══ DATA TO USE ══

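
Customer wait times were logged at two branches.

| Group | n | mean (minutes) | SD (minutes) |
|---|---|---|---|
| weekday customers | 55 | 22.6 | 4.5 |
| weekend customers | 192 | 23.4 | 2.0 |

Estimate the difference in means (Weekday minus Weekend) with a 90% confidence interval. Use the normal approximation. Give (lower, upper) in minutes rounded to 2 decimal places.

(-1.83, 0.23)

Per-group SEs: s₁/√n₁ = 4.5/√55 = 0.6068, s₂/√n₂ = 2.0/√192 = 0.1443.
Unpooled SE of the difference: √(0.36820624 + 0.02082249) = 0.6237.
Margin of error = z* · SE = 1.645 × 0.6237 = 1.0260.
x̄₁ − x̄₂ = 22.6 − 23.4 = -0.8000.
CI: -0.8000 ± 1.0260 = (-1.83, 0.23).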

═══
══ DATA TO USE ══

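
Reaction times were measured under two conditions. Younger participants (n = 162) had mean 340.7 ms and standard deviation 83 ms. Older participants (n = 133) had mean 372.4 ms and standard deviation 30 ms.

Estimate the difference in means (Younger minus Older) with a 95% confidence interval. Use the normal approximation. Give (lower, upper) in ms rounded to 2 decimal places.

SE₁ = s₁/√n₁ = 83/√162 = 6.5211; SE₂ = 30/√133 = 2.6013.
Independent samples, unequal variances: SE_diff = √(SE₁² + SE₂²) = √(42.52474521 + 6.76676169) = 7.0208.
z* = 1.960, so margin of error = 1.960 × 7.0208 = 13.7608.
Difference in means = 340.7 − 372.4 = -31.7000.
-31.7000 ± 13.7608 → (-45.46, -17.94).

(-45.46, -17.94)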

═══
══ DATA TO USE ══

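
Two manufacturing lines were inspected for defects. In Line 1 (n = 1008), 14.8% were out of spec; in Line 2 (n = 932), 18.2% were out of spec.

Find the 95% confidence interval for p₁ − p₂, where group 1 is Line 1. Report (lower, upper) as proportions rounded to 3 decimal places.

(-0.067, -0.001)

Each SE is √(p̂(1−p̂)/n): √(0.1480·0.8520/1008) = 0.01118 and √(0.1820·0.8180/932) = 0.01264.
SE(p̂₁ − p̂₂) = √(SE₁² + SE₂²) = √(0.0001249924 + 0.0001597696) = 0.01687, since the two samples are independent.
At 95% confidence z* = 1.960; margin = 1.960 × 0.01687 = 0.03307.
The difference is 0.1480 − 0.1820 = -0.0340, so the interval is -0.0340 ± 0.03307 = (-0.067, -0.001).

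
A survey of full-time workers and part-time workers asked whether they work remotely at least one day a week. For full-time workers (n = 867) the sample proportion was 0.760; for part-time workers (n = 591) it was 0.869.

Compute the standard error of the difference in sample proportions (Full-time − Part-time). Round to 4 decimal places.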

═══

§ TO DO: Look through the lines above for "were". Say how many have it, and give no other words.

§ SOLUTION TO THE EXERCISE: 3